━━ Extracted data ━━

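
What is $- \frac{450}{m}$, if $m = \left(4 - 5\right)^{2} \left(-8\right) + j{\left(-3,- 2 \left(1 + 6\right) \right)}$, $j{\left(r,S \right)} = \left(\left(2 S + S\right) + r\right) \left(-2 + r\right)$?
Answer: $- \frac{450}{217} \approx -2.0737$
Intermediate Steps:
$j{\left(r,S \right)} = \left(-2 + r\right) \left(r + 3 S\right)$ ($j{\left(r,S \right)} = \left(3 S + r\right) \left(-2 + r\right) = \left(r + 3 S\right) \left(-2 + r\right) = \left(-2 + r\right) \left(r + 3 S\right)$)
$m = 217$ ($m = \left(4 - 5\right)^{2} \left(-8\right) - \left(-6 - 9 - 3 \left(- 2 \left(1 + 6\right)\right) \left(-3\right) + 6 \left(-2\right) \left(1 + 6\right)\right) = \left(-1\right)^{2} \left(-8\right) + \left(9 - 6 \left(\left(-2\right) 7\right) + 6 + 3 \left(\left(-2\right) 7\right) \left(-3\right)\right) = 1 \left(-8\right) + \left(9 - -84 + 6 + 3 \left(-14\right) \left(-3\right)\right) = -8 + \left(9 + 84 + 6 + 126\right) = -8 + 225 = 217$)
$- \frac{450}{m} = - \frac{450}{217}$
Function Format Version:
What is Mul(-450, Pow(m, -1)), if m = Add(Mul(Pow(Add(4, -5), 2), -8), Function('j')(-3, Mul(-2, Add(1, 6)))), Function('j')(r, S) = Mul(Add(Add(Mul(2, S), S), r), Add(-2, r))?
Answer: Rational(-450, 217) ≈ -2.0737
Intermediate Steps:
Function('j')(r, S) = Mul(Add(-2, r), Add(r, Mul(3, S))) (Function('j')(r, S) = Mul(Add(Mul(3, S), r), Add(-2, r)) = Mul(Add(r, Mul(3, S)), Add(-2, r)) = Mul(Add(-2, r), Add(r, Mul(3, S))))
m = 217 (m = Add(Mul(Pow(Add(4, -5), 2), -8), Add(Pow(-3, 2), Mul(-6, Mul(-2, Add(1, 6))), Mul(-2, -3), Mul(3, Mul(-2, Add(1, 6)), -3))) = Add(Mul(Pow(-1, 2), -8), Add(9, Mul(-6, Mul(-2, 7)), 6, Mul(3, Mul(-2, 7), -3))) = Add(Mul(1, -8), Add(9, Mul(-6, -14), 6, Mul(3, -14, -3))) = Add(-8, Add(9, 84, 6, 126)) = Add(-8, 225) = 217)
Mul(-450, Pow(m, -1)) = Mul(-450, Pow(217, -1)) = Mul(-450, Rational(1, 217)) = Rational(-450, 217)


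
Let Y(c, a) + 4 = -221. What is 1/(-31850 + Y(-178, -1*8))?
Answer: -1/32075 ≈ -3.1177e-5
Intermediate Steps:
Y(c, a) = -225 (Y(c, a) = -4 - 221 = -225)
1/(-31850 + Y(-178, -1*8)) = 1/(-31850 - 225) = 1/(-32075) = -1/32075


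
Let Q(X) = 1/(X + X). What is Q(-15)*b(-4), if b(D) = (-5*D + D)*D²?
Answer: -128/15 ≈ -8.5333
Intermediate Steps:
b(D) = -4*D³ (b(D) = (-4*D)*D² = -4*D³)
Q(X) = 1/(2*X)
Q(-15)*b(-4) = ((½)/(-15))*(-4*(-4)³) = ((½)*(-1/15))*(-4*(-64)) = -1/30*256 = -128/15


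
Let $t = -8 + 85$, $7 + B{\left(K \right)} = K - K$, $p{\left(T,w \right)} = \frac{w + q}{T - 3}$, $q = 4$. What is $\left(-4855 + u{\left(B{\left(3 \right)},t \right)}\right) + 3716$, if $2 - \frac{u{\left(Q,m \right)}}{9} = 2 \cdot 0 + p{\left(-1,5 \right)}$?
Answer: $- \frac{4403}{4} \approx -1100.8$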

━━━

=== Exercise brief ===
Your reply should hold all the lines from the listing above in which "Answer" appears.

=== Result ===
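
Answer: $- \frac{450}{217} \approx -2.0737$
Answer: Rational(-450, 217) ≈ -2.0737
Answer: -1/32075 ≈ -3.1177e-5
Answer: -128/15 ≈ -8.5333
Answer: $- \frac{4403}{4} \approx -1100.8$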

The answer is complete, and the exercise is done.